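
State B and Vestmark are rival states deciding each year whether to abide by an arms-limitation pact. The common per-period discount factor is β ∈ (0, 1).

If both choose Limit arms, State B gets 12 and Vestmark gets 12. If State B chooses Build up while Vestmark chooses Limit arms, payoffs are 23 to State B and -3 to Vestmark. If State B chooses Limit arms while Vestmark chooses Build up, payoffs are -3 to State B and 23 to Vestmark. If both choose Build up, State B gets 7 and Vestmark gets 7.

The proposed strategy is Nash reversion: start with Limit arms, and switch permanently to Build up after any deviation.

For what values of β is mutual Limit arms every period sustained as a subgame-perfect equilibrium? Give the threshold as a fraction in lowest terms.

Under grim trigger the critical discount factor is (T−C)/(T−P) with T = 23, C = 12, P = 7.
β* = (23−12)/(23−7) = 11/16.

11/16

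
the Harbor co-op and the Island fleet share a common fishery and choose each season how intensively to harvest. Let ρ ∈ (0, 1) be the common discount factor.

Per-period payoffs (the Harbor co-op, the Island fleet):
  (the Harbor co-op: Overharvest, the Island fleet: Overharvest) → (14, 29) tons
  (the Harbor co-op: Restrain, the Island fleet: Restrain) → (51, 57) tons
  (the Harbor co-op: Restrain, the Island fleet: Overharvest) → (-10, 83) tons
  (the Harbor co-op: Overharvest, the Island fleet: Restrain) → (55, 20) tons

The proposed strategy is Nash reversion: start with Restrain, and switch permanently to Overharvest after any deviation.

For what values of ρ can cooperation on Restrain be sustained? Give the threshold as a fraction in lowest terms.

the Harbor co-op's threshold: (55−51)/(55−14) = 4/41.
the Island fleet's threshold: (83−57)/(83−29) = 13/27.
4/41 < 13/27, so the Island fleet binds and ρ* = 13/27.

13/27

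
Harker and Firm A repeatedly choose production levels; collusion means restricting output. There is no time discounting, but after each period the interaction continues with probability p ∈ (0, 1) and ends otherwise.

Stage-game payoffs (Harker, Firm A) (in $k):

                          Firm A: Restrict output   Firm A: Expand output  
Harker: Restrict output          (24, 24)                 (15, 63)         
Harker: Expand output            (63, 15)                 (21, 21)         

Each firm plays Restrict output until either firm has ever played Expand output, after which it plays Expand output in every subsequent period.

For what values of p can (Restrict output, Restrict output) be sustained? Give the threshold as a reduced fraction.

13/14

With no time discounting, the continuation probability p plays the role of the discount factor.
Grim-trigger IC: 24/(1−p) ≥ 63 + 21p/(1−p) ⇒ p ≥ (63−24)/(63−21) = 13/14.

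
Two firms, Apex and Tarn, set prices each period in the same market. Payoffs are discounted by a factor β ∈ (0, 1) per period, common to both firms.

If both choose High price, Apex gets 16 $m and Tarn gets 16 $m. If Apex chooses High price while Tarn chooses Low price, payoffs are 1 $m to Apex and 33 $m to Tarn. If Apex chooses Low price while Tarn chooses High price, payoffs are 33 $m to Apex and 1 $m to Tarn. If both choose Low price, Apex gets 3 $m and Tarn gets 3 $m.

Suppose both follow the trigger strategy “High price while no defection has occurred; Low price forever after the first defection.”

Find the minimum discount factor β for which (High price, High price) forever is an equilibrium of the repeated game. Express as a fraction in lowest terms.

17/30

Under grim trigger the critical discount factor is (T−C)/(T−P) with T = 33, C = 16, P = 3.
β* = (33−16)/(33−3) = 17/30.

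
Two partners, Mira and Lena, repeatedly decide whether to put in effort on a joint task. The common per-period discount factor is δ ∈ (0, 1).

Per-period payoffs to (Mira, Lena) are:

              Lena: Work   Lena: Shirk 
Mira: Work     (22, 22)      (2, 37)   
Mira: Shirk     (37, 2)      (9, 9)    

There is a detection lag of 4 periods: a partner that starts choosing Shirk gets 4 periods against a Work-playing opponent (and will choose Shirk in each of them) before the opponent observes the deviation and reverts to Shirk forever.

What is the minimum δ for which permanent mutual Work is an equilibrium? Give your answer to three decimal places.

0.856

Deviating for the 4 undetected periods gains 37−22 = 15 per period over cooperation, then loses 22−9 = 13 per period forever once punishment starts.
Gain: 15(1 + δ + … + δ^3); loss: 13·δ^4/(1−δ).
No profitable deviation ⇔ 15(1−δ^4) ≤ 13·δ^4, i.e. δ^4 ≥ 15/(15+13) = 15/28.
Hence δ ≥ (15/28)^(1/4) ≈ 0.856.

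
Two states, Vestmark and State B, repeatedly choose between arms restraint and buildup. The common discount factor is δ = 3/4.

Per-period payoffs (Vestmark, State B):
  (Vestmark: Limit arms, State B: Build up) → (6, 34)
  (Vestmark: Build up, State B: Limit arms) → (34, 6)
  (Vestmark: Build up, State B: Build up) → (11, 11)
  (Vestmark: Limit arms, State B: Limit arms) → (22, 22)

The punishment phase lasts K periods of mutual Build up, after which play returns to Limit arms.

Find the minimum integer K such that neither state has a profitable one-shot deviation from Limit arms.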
----
> **INSTRUCTIONS TO FOLLOW**
Can you give every line above again, exactly as written?

> **EXPECTED ANSWER**
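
State B and Vestmark are rival states deciding each year whether to abide by an arms-limitation pact. The common per-period discount factor is β ∈ (0, 1).

If both choose Limit arms, State B gets 12 and Vestmark gets 12. If State B chooses Build up while Vestmark chooses Limit arms, payoffs are 23 to State B and -3 to Vestmark. If State B chooses Limit arms while Vestmark chooses Build up, payoffs are -3 to State B and 23 to Vestmark. If both choose Build up, State B gets 7 and Vestmark gets 7.

The proposed strategy is Nash reversion: start with Limit arms, and switch permanently to Build up after any deviation.

For what values of β is mutual Limit arms every period sustained as a subgame-perfect equilibrium? Give the threshold as a fraction in lowest terms.

Under grim trigger the critical discount factor is (T−C)/(T−P) with T = 23, C = 12, P = 7.
β* = (23−12)/(23−7) = 11/16.

11/16

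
the Harbor co-op and the Island fleet share a common fishery and choose each season how intensively to harvest. Let ρ ∈ (0, 1) be the common discount factor.

Per-period payoffs (the Harbor co-op, the Island fleet):
  (the Harbor co-op: Overharvest, the Island fleet: Overharvest) → (14, 29) tons
  (the Harbor co-op: Restrain, the Island fleet: Restrain) → (51, 57) tons
  (the Harbor co-op: Restrain, the Island fleet: Overharvest) → (-10, 83) tons
  (the Harbor co-op: Overharvest, the Island fleet: Restrain) → (55, 20) tons

The proposed strategy is Nash reversion: start with Restrain, and switch permanently to Overharvest after any deviation.

For what values of ρ can cooperation on Restrain be sustained? Give the threshold as a fraction in lowest terms.

the Harbor co-op's threshold: (55−51)/(55−14) = 4/41.
the Island fleet's threshold: (83−57)/(83−29) = 13/27.
4/41 < 13/27, so the Island fleet binds and ρ* = 13/27.

13/27

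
Harker and Firm A repeatedly choose production levels; collusion means restricting output. There is no time discounting, but after each period the interaction continues with probability p ∈ (0, 1) and ends otherwise.

Stage-game payoffs (Harker, Firm A) (in $k):

                          Firm A: Restrict output   Firm A: Expand output  
Harker: Restrict output          (24, 24)                 (15, 63)         
Harker: Expand output            (63, 15)                 (21, 21)         

Each firm plays Restrict output until either firm has ever played Expand output, after which it plays Expand output in every subsequent period.

For what values of p can (Restrict output, Restrict output) be sustained? Give the threshold as a reduced fraction.

13/14

With no time discounting, the continuation probability p plays the role of the discount factor.
Grim-trigger IC: 24/(1−p) ≥ 63 + 21p/(1−p) ⇒ p ≥ (63−24)/(63−21) = 13/14.

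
Two firms, Apex and Tarn, set prices each period in the same market. Payoffs are discounted by a factor β ∈ (0, 1) per period, common to both firms.

If both choose High price, Apex gets 16 $m and Tarn gets 16 $m. If Apex chooses High price while Tarn chooses Low price, payoffs are 1 $m to Apex and 33 $m to Tarn. If Apex chooses Low price while Tarn chooses High price, payoffs are 33 $m to Apex and 1 $m to Tarn. If both choose Low price, Apex gets 3 $m and Tarn gets 3 $m.

Suppose both follow the trigger strategy “High price while no defection has occurred; Low price forever after the first defection.”

Find the minimum discount factor β for which (High price, High price) forever is an equilibrium of the repeated game. Express as a fraction in lowest terms.

17/30

Under grim trigger the critical discount factor is (T−C)/(T−P) with T = 33, C = 16, P = 3.
β* = (33−16)/(33−3) = 17/30.

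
Two partners, Mira and Lena, repeatedly decide whether to put in effort on a joint task. The common per-period discount factor is δ ∈ (0, 1).

Per-period payoffs to (Mira, Lena) are:

              Lena: Work   Lena: Shirk 
Mira: Work     (22, 22)      (2, 37)   
Mira: Shirk     (37, 2)      (9, 9)    

There is a detection lag of 4 periods: a partner that starts choosing Shirk gets 4 periods against a Work-playing opponent (and will choose Shirk in each of them) before the opponent observes the deviation and reverts to Shirk forever.

What is the minimum δ for which permanent mutual Work is an equilibrium? Give your answer to three decimal places.

0.856

Deviating for the 4 undetected periods gains 37−22 = 15 per period over cooperation, then loses 22−9 = 13 per period forever once punishment starts.
Gain: 15(1 + δ + … + δ^3); loss: 13·δ^4/(1−δ).
No profitable deviation ⇔ 15(1−δ^4) ≤ 13·δ^4, i.e. δ^4 ≥ 15/(15+13) = 15/28.
Hence δ ≥ (15/28)^(1/4) ≈ 0.856.

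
Two states, Vestmark and State B, repeatedly choose between arms restraint and buildup. The common discount factor is δ = 3/4.

Per-period payoffs (Vestmark, State B):
  (Vestmark: Limit arms, State B: Build up) → (6, 34)
  (Vestmark: Build up, State B: Limit arms) → (34, 6)
  (Vestmark: Build up, State B: Build up) → (11, 11)
  (Vestmark: Limit arms, State B: Limit arms) → (22, 22)

The punishment phase lasts K periods of mutual Build up, after which play returns to Limit arms.

Find the minimum integer K such that neither state has a profitable one-shot deviation from Limit arms.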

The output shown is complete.